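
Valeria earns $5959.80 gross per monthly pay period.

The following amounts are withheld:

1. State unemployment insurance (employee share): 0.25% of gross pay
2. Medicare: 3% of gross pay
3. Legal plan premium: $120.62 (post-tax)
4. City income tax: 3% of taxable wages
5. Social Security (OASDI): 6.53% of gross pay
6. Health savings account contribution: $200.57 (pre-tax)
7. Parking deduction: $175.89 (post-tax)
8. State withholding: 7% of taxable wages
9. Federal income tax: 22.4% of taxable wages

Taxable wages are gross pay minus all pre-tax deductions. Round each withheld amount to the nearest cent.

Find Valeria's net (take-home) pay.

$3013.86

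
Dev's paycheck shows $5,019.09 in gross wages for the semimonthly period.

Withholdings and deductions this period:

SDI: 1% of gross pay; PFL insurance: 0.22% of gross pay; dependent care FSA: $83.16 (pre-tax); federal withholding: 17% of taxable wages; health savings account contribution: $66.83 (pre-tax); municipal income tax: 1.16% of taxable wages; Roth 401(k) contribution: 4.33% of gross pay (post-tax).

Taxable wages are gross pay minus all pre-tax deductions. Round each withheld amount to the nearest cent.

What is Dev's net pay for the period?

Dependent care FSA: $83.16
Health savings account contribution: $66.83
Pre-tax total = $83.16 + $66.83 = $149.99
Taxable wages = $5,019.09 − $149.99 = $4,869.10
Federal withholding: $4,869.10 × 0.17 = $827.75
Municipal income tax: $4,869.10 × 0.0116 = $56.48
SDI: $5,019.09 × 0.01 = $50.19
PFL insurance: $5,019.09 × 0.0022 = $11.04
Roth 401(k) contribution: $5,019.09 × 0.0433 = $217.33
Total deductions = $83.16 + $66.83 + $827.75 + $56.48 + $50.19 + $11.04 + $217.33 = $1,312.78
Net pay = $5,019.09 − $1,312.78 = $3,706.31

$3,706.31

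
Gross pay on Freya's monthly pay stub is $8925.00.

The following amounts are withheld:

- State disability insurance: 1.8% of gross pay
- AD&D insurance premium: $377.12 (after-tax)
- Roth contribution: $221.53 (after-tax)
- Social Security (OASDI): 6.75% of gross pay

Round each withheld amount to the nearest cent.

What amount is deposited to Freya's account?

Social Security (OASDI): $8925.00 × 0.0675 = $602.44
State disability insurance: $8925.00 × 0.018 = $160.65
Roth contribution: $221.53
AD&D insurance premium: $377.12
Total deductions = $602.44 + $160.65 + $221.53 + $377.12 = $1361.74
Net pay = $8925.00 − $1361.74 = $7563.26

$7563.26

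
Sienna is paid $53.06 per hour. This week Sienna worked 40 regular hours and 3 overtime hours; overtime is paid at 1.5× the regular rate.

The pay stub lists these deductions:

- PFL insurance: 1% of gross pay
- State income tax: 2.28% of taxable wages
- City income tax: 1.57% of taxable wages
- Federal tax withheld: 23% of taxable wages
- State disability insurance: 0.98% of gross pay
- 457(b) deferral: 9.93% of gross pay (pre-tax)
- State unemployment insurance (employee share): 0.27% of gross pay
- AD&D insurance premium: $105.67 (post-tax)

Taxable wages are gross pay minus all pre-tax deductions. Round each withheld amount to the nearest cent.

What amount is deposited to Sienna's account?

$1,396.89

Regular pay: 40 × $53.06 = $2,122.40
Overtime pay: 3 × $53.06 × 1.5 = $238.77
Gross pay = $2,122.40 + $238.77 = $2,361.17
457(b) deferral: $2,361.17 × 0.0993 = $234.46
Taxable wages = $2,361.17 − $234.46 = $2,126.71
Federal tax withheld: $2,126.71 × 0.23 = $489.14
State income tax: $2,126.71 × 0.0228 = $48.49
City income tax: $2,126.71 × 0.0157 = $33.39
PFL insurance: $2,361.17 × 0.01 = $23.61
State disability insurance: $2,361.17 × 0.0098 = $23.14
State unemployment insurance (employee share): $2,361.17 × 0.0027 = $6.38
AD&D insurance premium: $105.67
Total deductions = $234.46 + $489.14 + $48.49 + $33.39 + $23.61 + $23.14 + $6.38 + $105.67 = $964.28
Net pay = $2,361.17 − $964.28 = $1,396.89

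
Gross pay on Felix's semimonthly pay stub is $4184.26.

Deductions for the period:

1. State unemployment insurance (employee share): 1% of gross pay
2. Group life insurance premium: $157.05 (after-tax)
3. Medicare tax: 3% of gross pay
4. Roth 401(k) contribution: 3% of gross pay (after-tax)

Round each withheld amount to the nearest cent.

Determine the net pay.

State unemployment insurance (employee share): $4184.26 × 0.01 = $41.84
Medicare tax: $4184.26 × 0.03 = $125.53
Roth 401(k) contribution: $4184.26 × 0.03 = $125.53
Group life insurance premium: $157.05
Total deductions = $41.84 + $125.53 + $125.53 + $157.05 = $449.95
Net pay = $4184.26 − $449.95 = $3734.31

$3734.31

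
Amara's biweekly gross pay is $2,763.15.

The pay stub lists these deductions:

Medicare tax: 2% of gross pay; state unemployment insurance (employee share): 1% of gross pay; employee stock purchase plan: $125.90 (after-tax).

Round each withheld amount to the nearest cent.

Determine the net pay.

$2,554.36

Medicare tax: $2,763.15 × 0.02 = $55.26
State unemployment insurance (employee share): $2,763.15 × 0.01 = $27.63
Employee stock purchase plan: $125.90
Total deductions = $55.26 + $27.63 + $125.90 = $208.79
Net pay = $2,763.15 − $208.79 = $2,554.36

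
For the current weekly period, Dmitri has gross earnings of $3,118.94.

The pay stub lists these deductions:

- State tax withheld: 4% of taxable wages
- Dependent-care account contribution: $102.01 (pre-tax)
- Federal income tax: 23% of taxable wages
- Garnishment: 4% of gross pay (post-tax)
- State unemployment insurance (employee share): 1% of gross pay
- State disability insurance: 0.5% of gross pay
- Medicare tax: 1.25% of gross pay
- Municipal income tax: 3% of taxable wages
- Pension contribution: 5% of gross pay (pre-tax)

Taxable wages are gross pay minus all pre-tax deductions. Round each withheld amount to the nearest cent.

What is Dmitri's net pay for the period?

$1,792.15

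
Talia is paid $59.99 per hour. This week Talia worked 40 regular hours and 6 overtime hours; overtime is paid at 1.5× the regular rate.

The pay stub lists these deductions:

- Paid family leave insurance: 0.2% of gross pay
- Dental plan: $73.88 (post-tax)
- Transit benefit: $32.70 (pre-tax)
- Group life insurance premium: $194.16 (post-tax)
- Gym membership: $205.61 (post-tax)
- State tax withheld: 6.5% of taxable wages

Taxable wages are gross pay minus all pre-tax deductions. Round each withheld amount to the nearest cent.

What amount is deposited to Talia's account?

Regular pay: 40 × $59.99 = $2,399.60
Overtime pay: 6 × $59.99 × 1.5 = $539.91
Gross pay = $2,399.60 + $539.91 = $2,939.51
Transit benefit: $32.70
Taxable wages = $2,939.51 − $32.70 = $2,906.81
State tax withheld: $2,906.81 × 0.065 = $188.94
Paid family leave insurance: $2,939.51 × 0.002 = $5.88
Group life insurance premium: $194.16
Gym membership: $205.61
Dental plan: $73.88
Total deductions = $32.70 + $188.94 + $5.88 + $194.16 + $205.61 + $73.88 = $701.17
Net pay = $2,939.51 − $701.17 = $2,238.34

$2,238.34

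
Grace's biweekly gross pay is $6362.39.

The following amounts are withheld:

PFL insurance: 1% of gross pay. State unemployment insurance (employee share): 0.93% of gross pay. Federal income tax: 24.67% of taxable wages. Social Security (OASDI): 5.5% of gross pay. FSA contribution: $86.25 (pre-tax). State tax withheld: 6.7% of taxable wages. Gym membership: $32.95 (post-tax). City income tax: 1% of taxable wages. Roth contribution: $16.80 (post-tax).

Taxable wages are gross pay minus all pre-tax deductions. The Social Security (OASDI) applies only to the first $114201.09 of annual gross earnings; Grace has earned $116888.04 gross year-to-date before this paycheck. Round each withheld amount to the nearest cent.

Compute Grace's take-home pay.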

______

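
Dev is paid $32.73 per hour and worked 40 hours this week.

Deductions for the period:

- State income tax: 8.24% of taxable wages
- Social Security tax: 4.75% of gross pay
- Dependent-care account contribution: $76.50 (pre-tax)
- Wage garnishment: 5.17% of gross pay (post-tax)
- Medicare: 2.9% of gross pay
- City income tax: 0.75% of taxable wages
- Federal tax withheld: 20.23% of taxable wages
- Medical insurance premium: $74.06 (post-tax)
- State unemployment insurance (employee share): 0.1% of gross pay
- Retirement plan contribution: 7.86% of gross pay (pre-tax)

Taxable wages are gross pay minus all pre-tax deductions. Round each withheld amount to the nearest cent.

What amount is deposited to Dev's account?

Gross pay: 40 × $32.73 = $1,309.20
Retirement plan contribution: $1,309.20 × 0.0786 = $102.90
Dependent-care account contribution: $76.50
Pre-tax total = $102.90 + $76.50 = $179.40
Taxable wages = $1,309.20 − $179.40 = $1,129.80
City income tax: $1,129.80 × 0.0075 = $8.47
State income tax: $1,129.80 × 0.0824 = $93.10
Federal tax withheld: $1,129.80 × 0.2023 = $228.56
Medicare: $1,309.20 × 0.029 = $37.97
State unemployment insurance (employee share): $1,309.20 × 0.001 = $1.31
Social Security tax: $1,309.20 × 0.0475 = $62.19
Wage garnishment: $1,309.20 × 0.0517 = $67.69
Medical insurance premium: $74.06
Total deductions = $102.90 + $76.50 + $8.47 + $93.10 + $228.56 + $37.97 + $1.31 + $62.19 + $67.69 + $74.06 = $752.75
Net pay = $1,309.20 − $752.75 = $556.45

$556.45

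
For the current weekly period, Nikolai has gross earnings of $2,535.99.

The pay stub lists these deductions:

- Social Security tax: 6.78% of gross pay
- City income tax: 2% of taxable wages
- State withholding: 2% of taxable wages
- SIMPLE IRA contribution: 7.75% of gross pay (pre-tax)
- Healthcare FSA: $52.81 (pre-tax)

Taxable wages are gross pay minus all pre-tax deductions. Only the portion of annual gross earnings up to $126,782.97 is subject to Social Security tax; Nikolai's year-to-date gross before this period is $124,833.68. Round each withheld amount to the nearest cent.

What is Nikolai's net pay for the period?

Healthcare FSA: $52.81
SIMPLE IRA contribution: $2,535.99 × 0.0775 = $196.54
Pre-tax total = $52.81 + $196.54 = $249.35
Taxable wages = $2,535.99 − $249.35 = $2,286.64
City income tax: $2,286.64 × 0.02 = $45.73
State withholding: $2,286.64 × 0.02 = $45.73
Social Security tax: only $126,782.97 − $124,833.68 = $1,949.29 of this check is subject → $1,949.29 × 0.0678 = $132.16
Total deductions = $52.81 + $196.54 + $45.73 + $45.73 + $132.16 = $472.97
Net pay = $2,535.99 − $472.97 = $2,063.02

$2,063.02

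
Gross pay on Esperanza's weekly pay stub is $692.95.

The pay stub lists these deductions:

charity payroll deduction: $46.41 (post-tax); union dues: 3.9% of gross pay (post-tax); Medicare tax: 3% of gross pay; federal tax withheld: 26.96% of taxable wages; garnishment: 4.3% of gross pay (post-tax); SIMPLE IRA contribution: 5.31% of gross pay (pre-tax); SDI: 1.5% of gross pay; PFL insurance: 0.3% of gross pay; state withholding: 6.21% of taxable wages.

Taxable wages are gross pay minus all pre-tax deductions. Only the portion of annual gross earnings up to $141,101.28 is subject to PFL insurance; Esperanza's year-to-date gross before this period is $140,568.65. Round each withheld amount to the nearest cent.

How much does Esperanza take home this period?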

______

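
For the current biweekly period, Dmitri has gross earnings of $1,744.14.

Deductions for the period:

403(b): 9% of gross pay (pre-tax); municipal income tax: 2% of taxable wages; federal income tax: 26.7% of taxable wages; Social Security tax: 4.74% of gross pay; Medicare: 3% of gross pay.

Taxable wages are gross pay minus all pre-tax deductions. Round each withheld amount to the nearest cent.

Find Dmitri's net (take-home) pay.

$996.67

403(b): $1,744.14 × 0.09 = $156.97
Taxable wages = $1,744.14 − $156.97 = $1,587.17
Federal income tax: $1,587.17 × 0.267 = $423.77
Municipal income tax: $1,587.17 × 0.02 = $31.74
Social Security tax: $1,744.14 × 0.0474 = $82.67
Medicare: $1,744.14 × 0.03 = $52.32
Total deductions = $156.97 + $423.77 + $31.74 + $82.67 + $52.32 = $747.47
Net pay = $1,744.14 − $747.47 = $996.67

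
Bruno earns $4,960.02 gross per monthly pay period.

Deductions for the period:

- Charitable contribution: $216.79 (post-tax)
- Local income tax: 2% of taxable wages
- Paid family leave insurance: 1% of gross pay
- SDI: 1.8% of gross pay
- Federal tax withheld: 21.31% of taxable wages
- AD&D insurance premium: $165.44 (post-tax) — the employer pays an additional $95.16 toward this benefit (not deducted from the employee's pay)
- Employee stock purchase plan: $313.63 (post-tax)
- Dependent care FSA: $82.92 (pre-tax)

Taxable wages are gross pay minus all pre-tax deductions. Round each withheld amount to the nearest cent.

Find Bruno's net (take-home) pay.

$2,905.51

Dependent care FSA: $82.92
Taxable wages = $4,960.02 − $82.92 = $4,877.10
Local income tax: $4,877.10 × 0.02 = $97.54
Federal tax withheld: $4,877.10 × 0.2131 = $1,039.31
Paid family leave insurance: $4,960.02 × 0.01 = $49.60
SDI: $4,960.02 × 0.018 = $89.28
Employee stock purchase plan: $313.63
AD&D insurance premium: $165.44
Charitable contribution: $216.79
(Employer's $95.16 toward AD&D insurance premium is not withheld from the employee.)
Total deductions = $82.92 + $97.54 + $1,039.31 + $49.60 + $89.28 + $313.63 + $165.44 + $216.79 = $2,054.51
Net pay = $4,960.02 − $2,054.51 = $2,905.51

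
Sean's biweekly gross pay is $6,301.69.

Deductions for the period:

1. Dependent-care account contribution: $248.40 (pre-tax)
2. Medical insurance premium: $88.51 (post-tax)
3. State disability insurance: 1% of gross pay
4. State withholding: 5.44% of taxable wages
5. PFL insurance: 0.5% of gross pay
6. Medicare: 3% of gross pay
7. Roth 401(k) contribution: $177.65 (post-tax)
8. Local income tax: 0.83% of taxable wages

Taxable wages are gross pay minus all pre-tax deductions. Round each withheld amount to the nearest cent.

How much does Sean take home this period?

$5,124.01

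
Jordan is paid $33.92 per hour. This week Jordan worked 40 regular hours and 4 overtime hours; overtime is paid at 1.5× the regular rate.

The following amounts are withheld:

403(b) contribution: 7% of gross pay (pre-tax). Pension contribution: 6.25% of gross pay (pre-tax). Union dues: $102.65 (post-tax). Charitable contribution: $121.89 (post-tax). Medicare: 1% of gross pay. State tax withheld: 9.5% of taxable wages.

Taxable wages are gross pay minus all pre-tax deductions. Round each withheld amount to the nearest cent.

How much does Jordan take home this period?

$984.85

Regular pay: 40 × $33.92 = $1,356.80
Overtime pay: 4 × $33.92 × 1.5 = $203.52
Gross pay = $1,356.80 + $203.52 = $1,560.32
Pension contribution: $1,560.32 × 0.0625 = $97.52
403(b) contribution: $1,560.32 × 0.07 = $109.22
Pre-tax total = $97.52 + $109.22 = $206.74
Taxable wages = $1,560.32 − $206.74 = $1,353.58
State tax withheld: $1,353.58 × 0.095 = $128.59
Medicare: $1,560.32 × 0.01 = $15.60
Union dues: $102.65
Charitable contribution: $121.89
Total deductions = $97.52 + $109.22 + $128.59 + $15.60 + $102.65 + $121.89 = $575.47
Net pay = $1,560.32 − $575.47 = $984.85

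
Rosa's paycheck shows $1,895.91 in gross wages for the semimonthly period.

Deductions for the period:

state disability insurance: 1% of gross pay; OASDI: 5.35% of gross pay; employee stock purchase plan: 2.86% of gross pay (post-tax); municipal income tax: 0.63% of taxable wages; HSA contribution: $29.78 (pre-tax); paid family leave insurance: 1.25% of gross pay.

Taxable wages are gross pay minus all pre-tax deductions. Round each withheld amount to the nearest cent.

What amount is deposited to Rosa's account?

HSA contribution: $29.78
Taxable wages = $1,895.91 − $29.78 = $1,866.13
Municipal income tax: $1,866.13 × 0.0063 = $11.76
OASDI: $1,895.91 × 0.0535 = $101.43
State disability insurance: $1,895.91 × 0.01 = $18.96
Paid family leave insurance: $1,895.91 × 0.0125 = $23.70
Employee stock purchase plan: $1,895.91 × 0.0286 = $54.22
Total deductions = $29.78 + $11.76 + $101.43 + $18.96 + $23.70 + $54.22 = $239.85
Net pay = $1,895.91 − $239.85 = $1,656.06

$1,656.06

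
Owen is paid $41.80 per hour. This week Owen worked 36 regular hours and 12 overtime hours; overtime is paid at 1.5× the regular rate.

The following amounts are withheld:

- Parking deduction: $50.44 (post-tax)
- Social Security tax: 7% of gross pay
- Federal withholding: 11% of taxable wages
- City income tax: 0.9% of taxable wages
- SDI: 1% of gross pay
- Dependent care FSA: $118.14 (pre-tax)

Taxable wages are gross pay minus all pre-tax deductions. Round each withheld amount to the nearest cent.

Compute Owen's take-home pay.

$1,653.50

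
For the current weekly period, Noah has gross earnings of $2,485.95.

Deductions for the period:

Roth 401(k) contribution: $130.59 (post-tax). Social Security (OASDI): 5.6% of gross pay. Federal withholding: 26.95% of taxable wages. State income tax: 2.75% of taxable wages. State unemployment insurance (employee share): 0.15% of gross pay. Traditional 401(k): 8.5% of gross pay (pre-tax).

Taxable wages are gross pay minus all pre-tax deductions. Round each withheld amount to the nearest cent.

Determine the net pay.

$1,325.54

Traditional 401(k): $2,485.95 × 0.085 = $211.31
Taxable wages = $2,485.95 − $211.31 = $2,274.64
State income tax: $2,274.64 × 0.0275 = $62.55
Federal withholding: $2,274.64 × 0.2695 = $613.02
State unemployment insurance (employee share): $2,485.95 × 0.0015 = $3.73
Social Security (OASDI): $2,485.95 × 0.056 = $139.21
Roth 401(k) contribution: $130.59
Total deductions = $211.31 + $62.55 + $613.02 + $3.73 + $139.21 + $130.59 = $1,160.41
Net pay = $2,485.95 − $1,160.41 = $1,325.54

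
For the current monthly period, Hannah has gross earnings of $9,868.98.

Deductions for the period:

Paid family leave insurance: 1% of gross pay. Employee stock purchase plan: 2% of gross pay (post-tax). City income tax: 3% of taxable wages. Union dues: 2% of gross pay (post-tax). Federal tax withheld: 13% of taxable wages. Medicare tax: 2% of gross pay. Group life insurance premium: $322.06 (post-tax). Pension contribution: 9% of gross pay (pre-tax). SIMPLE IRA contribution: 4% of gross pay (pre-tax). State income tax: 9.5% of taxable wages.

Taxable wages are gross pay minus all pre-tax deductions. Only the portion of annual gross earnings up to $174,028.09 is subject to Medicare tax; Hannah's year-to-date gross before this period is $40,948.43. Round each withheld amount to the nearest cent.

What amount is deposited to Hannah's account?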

______

> **Problem details**: Given the records above, restate word for word only the lines starting at the one with "Valeria earns $5959.80" and ending at the one with "4. City income tax: 3% of taxable wages".

> **Answer for the task**:
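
Valeria earns $5959.80 gross per monthly pay period.

The following amounts are withheld:

1. State unemployment insurance (employee share): 0.25% of gross pay
2. Medicare: 3% of gross pay
3. Legal plan premium: $120.62 (post-tax)
4. City income tax: 3% of taxable wages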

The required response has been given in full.